> **What this task involves**:
Take the line that contains "A stream of solution at 39.0" as the first line and the final line of the records as the last; return exactly those lines and the lines between.
╔══
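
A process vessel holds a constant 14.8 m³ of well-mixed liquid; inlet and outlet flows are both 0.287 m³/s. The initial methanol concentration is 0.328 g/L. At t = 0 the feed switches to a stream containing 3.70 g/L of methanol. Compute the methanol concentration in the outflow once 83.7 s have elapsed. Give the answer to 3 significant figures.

3.03 g/L

Mass balance on the solute (V constant): V dC/dt = Q(C_in − C).
Time constant τ = V/Q = 14.8/0.287 = 51.568 s.
C approaches C_in exponentially: C(t) = C_in + (C₀ − C_in) e^(−t/τ).
C(83.7) = 3.70 + (0.328 − 3.70)·e^(−83.7/51.568) = 3.70 + (-3.3720)·0.19729 = 3.0348 g/L.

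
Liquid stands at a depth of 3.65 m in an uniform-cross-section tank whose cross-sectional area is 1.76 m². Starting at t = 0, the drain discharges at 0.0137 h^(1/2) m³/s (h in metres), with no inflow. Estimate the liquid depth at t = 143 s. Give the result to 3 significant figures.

Accumulation of liquid (constant cross-section A): A dh/dt = −0.0137 √h.
This is separable: 2 d(√h)/dt = −0.0137/A, so √h = √h₀ − (0.0137/(2A)) t.
√h = √3.65 − 0.0137·143/(2·1.76) = 1.9105 − 0.55656 = 1.3539.
h = 1.3539² = 1.8331 m.

1.83 m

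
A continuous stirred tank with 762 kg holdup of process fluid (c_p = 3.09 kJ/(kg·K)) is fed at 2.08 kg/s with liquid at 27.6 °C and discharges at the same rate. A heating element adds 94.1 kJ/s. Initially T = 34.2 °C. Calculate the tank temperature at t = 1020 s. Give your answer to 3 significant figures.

Unsteady energy balance on the tank contents: M c_p dT/dt = ṁ c_p (T_in − T) + 94.1.
τ = M/ṁ = 366.35 s; T_ss = T_in + Q̇/(ṁ c_p) = 27.6 + 94.1/(2.08·3.09) = 42.241 °C.
T approaches T_ss exponentially: T(t) = T_ss + (T₀ − T_ss) e^(−t/τ).
T(1020) = 42.241 + (-8.0409)·e^(−1020/366.35) = 42.241 + (-8.0409)·0.061775 = 41.744 °C.

41.7 °C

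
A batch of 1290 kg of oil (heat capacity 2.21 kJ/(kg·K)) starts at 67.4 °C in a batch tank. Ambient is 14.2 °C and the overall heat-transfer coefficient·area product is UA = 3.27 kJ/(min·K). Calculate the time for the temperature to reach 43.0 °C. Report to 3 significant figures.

Energy balance: M c_p dT/dt = −UA(T − T_amb).
τ = M c_p/UA = 871.83 min; T_ss = T_amb = 14.200 °C.
T(t) = T_ss + (T₀ − T_ss)e^(−t/τ); set T = 43.0:
t = −τ ln[(T − T_ss)/(T₀ − T_ss)] = −871.83 · ln(0.54135) = 535.03 min.

535 min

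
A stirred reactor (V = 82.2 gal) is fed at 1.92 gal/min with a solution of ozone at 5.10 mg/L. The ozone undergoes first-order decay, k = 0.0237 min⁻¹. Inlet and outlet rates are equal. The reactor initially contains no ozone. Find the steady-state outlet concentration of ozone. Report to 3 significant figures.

Accumulation = in − out − consumed: V dC/dt = Q C_in − Q C − k V C.
Steady state (dC/dt = 0): C_ss = Q C_in/(Q + kV) = C_in/(1 + kV/Q).
C_ss = 1.92·5.10/(1.92 + 0.0237·82.2) = 9.7920/3.8681 = 2.5314 mg/L.

2.53 mg/L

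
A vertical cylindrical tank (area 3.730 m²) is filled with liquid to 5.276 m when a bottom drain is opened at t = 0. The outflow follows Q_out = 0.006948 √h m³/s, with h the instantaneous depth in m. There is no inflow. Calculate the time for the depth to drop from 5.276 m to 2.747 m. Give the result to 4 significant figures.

686.7 s

With no inflow, A dh/dt = −0.006948 √h.
∫ h^(−1/2) dh = −(0.006948/A) ∫ dt, giving 2√h = 2√h₀ − (0.006948/A) t.
t = 2A(√h₀ − √h)/0.006948 = 2·3.730·(√5.276 − √2.747)/0.006948
  = 7.46000 × (2.29695 − 1.65741) / 0.006948 = 686.675 s.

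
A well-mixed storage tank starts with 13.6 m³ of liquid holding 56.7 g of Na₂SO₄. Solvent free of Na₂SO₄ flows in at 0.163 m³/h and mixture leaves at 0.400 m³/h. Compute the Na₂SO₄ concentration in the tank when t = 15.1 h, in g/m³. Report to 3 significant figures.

3.38 g/m³

Let m(t) be the amount of Na₂SO₄. Volume: V(t) = V₀ + (Q_in − Q_out) t = 13.6 − 0.23700 t; V(15.1) = 10.021 m³.
Species balance (pure solvent in): dm/dt = −Q_out · m/V(t).
Separate: dm/m = −Q_out dt/V(t) ⇒ ln(m/m₀) = −(Q_out/(Q_in−Q_out)) ln(V/V₀).
m = m₀ (V₀/V)^(Q_out/(Q_in−Q_out)) = 56.7 × (13.6/10.021)^(-1.6878) = 33.866 g.
C = m/V = 33.866/10.021 = 3.3794 g/m³.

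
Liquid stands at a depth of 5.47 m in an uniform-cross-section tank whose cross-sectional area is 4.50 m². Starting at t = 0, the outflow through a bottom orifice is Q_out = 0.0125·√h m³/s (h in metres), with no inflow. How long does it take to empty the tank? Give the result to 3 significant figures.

A dh/dt = −Q_out = −0.0125 √h.
∫ h^(−1/2) dh = −(0.0125/A) ∫ dt, giving 2√h = 2√h₀ − (0.0125/A) t.
Tank is empty when √h = 0: t_empty = 2A√h₀/0.0125.
t_empty = 2·4.50·√5.47/0.0125 = 9.0000·2.3388/0.0125 = 1683.9 s.

1680 s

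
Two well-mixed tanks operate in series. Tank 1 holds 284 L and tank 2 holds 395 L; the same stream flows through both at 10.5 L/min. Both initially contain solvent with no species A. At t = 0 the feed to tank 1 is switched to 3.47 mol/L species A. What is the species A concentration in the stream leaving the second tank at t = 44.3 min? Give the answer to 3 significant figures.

1.39 mol/L

Species balance on tank i: dCᵢ/dt = (Cᵢ₋₁ − Cᵢ)/τᵢ with τᵢ = Vᵢ/Q.
τ₁ = 284/10.5 = 27.048 min; τ₂ = 395/10.5 = 37.619 min.
Solving the cascade with C₁(0)=C₂(0)=0 gives C₂(t) = C_in[1 − (τ₁ e^(−t/τ₁) − τ₂ e^(−t/τ₂))/(τ₁ − τ₂)].
At t = 44.3: e^(−t/τ₁) = 0.19440, e^(−t/τ₂) = 0.30802.
C₂ = 3.47·[1 − (27.048·0.19440 − 37.619·0.30802)/(-10.571)] = 3.47·0.40127 = 1.3924 mol/L.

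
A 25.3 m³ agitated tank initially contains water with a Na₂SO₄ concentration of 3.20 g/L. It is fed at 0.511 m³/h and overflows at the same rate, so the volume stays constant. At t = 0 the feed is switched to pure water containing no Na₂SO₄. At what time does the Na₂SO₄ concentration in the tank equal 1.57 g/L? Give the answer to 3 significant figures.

Species balance: V dC/dt = Q(C_in − C) ⇒ τ = V/Q = 49.511 h.
C(t) = C_in + (C₀ − C_in) e^(−t/τ). Set C = 1.57 and solve for t:
e^(−t/τ) = (C − C_in)/(C₀ − C_in) = (1.57 − 0)/(3.20 − 0) = 0.49062
t = −τ ln(…) = 49.511 × 0.71208 = 35.255 h.

35.3 h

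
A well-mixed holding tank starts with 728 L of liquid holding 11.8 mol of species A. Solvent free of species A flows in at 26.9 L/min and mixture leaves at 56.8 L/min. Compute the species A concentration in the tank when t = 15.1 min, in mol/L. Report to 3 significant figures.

0.00678 mol/L

Let m(t) be the amount of species A. Volume: V(t) = V₀ + (Q_in − Q_out) t = 728 − 29.900 t; V(15.1) = 276.51 L.
No species A enters, so dm/dt = −Q_out · (m/V).
Separate: dm/m = −Q_out dt/V(t) ⇒ ln(m/m₀) = −(Q_out/(Q_in−Q_out)) ln(V/V₀).
m = m₀ (V₀/V)^(Q_out/(Q_in−Q_out)) = 11.8 × (728/276.51)^(-1.8997) = 1.8760 mol.
C = m/V = 1.8760/276.51 = 0.0067844 mol/L.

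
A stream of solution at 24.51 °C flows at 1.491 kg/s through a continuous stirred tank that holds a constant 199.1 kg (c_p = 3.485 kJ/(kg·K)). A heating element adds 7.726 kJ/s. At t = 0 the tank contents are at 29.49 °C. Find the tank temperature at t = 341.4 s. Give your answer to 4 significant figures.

26.27 °C

Unsteady energy balance on the tank contents: M c_p dT/dt = ṁ c_p (T_in − T) + 7.726.
Rearrange: dT/dt = (T_ss − T)/τ with τ = M/ṁ = 133.535 s and T_ss = T_in + Q̇/(ṁ c_p) = 25.9969 °C.
T approaches T_ss exponentially: T(t) = T_ss + (T₀ − T_ss) e^(−t/τ).
T(341.4) = 25.9969 + (3.49313)·e^(−341.4/133.535) = 25.9969 + (3.49313)·0.0775648 = 26.2678 °C.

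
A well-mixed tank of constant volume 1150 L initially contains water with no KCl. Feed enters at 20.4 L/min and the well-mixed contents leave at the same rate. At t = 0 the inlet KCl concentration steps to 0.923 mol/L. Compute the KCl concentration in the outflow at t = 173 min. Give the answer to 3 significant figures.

Species balance on the tank: V dC/dt = Q(C_in − C).
Time constant τ = V/Q = 1150/20.4 = 56.373 min.
Integrating: C(t) = C_in + (C₀ − C_in) e^(−t/τ).
C(173) = 0.923 + (0 − 0.923)·e^(−173/56.373) = 0.923 + (-0.92300)·0.046474 = 0.88010 mol/L.

0.880 mol/L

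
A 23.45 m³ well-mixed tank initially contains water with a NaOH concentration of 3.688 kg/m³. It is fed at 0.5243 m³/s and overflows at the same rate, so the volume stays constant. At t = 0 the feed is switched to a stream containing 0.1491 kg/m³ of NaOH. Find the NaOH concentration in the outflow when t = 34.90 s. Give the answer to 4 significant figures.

Accumulation = in − out for the solute gives V dC/dt = Q(C_in − C).
Rewrite as dC/dt + C/τ = C_in/τ, τ = V/Q = 44.7263 s.
This is linear first-order; C(t) = C_in + (C₀ − C_in) e^(−t/τ).
C(34.90) = 0.1491 + (3.688 − 0.1491)·e^(−34.90/44.7263) = 0.1491 + (3.53890)·0.458268 = 1.77086 kg/m³.

1.771 kg/m³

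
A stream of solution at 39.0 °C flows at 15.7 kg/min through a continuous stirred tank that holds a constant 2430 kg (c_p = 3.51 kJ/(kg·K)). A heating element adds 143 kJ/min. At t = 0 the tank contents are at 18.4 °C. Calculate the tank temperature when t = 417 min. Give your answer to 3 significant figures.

M c_p dT/dt = ṁ c_p (T_in − T) + Q̇.
τ = M/ṁ = 154.78 min; T_ss = T_in + Q̇/(ṁ c_p) = 39.0 + 143/(15.7·3.51) = 41.595 °C.
T approaches T_ss exponentially: T(t) = T_ss + (T₀ − T_ss) e^(−t/τ).
T(417) = 41.595 + (-23.195)·e^(−417/154.78) = 41.595 + (-23.195)·0.067597 = 40.027 °C.

40.0 °C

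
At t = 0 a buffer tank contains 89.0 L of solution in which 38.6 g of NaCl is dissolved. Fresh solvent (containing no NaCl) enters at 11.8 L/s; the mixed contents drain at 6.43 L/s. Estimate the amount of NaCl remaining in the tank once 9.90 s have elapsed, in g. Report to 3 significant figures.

Let m(t) be the amount of NaCl. Volume: V(t) = V₀ + (Q_in − Q_out) t = 89.0 + 5.3700 t; V(9.90) = 142.16 L.
Solute balance: dm/dt = 0 − Q_out C = −Q_out m/V(t).
Separate: dm/m = −Q_out dt/V(t) ⇒ ln(m/m₀) = −(Q_out/(Q_in−Q_out)) ln(V/V₀).
m = m₀ (V₀/V)^(Q_out/(Q_in−Q_out)) = 38.6 × (89.0/142.16)^(1.1974) = 22.031 g.

22.0 g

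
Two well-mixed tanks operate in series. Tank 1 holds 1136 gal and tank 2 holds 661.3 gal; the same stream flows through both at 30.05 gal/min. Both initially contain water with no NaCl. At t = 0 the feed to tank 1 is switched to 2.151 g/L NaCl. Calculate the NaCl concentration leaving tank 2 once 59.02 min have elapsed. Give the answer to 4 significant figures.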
╚══
> **Response**:
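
A stream of solution at 39.0 °C flows at 15.7 kg/min through a continuous stirred tank that holds a constant 2430 kg (c_p = 3.51 kJ/(kg·K)). A heating element adds 143 kJ/min. At t = 0 the tank contents are at 18.4 °C. Calculate the tank temperature when t = 417 min. Give your answer to 3 significant figures.

M c_p dT/dt = ṁ c_p (T_in − T) + Q̇.
τ = M/ṁ = 154.78 min; T_ss = T_in + Q̇/(ṁ c_p) = 39.0 + 143/(15.7·3.51) = 41.595 °C.
T approaches T_ss exponentially: T(t) = T_ss + (T₀ − T_ss) e^(−t/τ).
T(417) = 41.595 + (-23.195)·e^(−417/154.78) = 41.595 + (-23.195)·0.067597 = 40.027 °C.

40.0 °C

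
At t = 0 a buffer tank contains 89.0 L of solution in which 38.6 g of NaCl is dissolved. Fresh solvent (containing no NaCl) enters at 11.8 L/s; the mixed contents drain at 6.43 L/s. Estimate the amount of NaCl remaining in the tank once 9.90 s have elapsed, in g. Report to 3 significant figures.

Let m(t) be the amount of NaCl. Volume: V(t) = V₀ + (Q_in − Q_out) t = 89.0 + 5.3700 t; V(9.90) = 142.16 L.
Solute balance: dm/dt = 0 − Q_out C = −Q_out m/V(t).
Separate: dm/m = −Q_out dt/V(t) ⇒ ln(m/m₀) = −(Q_out/(Q_in−Q_out)) ln(V/V₀).
m = m₀ (V₀/V)^(Q_out/(Q_in−Q_out)) = 38.6 × (89.0/142.16)^(1.1974) = 22.031 g.

22.0 g

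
Two well-mixed tanks operate in series. Tank 1 holds 1136 gal and tank 2 holds 661.3 gal; the same stream flows through both at 30.05 gal/min. Both initially contain water with no NaCl. At t = 0 the feed to tank 1 is switched to 2.151 g/L NaCl. Calculate the NaCl concentration leaving tank 2 once 59.02 min have elapsed. Give the answer to 4 significant figures.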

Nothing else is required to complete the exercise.